▶ [Source records]:
....
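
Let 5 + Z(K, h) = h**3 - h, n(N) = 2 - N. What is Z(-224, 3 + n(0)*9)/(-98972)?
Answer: -9235/98972 ≈ -0.093309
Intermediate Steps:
Z(K, h) = -5 + h**3 - h (Z(K, h) = -5 + (h**3 - h) = -5 + h**3 - h)
Z(-224, 3 + n(0)*9)/(-98972) = (-5 + (3 + (2 - 1*0)*9)**3 - (3 + (2 - 1*0)*9))/(-98972) = (-5 + (3 + (2 + 0)*9)**3 - (3 + (2 + 0)*9))*(-1/98972) = (-5 + (3 + 2*9)**3 - (3 + 2*9))*(-1/98972) = (-5 + (3 + 18)**3 - (3 + 18))*(-1/98972) = (-5 + 21**3 - 1*21)*(-1/98972) = (-5 + 9261 - 21)*(-1/98972) = 9235*(-1/98972) = -9235/98972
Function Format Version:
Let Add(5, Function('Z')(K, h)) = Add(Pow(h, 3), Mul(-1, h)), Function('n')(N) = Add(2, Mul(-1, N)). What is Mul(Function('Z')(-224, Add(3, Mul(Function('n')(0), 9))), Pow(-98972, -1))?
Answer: Rational(-9235, 98972) ≈ -0.093309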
....
▶ [About this task]:
Search the entries for the line holding "Let Add(5, Function('Z')(K, h))". Return that line and the ones after it through the last, exactly.

▶ [Output]:
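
Let Add(5, Function('Z')(K, h)) = Add(Pow(h, 3), Mul(-1, h)), Function('n')(N) = Add(2, Mul(-1, N)). What is Mul(Function('Z')(-224, Add(3, Mul(Function('n')(0), 9))), Pow(-98972, -1))?
Answer: Rational(-9235, 98972) ≈ -0.093309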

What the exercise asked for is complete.